■ About this task
The line containing "of ABO. Wren" and every line after it, through the last line of the records, are to be transcribed exactly, and nothing else.

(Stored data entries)
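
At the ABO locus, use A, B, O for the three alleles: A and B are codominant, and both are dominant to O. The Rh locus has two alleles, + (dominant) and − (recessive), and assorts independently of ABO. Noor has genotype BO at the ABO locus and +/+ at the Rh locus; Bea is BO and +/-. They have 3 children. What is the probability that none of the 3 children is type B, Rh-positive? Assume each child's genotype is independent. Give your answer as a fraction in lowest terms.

1/64

ABO cross BO × BO → 1/4 O, 3/4 B.
Rh cross +/+ × +/- → 1 Rh+; so P(type B, Rh-positive) = 3/4 × 1 = 3/4 per child.
P(not type B, Rh-positive) = 1/4 for one child; (1/4)^3 = 1/64.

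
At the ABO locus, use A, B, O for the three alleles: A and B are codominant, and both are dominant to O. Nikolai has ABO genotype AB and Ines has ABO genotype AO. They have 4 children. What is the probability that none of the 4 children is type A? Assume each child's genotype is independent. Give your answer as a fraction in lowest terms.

ABO cross AB × AO → 1/2 A, 1/4 B, 1/4 AB.
So P(type A) = 1/2 per child.
P(not type A) = 1/2 for one child; (1/2)^4 = 1/16.

1/16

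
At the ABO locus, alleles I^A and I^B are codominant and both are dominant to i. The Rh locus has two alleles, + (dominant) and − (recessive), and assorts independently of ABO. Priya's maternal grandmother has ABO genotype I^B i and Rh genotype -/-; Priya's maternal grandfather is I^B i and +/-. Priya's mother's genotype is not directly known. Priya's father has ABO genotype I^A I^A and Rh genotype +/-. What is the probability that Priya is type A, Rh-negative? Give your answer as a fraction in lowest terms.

3/16

Priya's mother's ABO genotype from I^B i × I^B i: 1/4 I^B I^B, 1/2 I^B i, 1/4 i i.
Crossing each possibility with the father I^A I^A and summing P(type A): 1/4·0 + 1/2·1/2 + 1/4·1 = 1/2.
Similarly for Rh via the mother's Rh distribution: P(Rh-) = 3/8.
Independent loci: 1/2 × 3/8 = 3/16.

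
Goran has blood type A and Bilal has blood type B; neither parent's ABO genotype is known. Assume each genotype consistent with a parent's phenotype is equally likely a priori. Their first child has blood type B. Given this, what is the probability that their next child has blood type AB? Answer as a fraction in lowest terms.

Possible genotypes: Goran ∈ {AA, AO}; Bilal ∈ {BB, BO}.
Weight each parental genotype pair by prior × P(type-B child):
  AO × BB: posterior weight 2/3; P(next child type AB) = 1/2.
  AO × BO: posterior weight 1/3; P(next child type AB) = 1/4.
Weighted sum = 5/12.

5/12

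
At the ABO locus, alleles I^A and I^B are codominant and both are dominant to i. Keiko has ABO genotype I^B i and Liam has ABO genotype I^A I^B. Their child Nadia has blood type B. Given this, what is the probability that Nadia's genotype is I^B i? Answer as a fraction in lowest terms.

Cross I^B i × I^A I^B → 1/4 I^A I^B, 1/4 I^A i, 1/4 I^B I^B, 1/4 I^B i.
Type-B genotypes among offspring: I^B I^B (1/4), I^B i (1/4); total 1/2.
P(I^B i | type B) = (1/4) / (1/2) = 1/2.

1/2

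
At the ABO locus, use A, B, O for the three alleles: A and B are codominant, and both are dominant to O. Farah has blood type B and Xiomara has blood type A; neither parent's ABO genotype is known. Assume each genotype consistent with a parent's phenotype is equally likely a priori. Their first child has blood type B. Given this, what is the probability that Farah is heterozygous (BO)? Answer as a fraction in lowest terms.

Possible genotypes: Farah ∈ {BB, BO}; Xiomara ∈ {AA, AO}.
Weight each parental genotype pair by prior × P(type-B child):
  BB × AO: posterior weight 2/3.
  BO × AO: posterior weight 1/3.
Sum the posterior weight over pairs where Farah is BO: 1/3.

1/3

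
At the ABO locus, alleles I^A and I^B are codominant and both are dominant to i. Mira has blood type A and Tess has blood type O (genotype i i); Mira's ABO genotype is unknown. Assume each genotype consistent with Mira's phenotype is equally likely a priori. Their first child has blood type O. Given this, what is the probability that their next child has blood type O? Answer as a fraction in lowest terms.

1/2

Possible genotypes: Mira ∈ {I^A I^A, I^A i}; Tess ∈ {i i}.
Weight each parental genotype pair by prior × P(type-O child):
  I^A i × i i: posterior weight 1; P(next child type O) = 1/2.
Weighted sum = 1/2.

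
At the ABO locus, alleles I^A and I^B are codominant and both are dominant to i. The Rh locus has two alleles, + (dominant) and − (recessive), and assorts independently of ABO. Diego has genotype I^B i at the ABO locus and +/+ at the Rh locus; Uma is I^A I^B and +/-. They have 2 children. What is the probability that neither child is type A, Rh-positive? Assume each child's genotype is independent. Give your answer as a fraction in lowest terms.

9/16

ABO cross I^B i × I^A I^B → 1/4 A, 1/2 B, 1/4 AB.
Rh cross +/+ × +/- → 1 Rh+; so P(type A, Rh-positive) = 1/4 × 1 = 1/4 per child.
P(not type A, Rh-positive) = 3/4 for one child; (3/4)^2 = 9/16.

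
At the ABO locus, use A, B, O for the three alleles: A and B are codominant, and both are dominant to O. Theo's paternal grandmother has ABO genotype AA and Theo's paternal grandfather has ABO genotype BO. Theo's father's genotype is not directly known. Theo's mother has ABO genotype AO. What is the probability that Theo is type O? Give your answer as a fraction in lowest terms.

1/8

Theo's father's ABO genotype from AA × BO: 1/2 AB, 1/2 AO.
Crossing each possibility with the mother AO and summing P(type O): 1/2·0 + 1/2·1/4 = 1/8.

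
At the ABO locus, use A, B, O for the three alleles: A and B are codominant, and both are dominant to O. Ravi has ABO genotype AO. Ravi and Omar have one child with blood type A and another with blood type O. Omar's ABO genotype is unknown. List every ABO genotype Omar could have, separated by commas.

AO, BO, OO

For each candidate genotype of Omar, check whether crossing it with AO can produce every observed child phenotype.
  AA → possible child types {A} ✗
  AB → possible child types {A, B, AB} ✗
  AO → possible child types {O, A} ✓
  BB → possible child types {B, AB} ✗
  BO → possible child types {O, A, B, AB} ✓
  OO → possible child types {O, A} ✓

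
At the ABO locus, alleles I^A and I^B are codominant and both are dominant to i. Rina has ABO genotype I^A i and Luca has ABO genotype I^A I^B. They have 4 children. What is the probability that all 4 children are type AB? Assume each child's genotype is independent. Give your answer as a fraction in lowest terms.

1/256

ABO cross I^A i × I^A I^B → 1/2 A, 1/4 B, 1/4 AB.
So P(type AB) = 1/4 per child.
All 4 independent: (1/4)^4 = 1/256.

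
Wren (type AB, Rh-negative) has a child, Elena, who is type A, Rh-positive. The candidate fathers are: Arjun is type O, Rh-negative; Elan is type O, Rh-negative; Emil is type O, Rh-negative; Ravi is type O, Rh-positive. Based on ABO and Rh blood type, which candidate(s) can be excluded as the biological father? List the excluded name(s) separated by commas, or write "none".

Arjun, Elan, Emil

A candidate is excluded only if no genotype consistent with his phenotype could produce a type A, Rh-positive child with a type AB, Rh-negative mother.
Arjun (type O, Rh-): no genotype consistent with that phenotype can produce a type-A Rh+ child with a type-AB mother.
Elan (type O, Rh-): no genotype consistent with that phenotype can produce a type-A Rh+ child with a type-AB mother.
Emil (type O, Rh-): no genotype consistent with that phenotype can produce a type-A Rh+ child with a type-AB mother.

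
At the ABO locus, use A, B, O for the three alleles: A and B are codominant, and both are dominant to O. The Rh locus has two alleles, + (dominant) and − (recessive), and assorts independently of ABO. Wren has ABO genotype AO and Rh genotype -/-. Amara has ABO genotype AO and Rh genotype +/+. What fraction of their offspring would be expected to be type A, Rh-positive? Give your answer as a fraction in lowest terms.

3/4

ABO cross AO × AO → offspring phenotypes: 1/4 O, 3/4 A.
Rh cross -/- × +/+ → 1 Rh+.
Independent loci: P(type A, Rh-positive) = 3/4 × 1 = 3/4.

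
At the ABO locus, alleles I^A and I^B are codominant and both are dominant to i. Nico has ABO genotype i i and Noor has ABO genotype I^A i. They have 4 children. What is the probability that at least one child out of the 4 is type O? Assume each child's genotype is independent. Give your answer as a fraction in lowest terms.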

■ Answer section
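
At the ABO locus, use A, B, O for the three alleles: A and B are codominant, and both are dominant to O. The Rh locus has two alleles, + (dominant) and − (recessive), and assorts independently of ABO. Wren has ABO genotype AO and Rh genotype -/-. Amara has ABO genotype AO and Rh genotype +/+. What fraction of their offspring would be expected to be type A, Rh-positive? Give your answer as a fraction in lowest terms.

3/4

ABO cross AO × AO → offspring phenotypes: 1/4 O, 3/4 A.
Rh cross -/- × +/+ → 1 Rh+.
Independent loci: P(type A, Rh-positive) = 3/4 × 1 = 3/4.

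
At the ABO locus, alleles I^A and I^B are codominant and both are dominant to i. Nico has ABO genotype i i and Noor has ABO genotype I^A i. They have 4 children. What is the probability that at least one child out of the 4 is type O? Assume each child's genotype is independent. Give your answer as a fraction in lowest terms.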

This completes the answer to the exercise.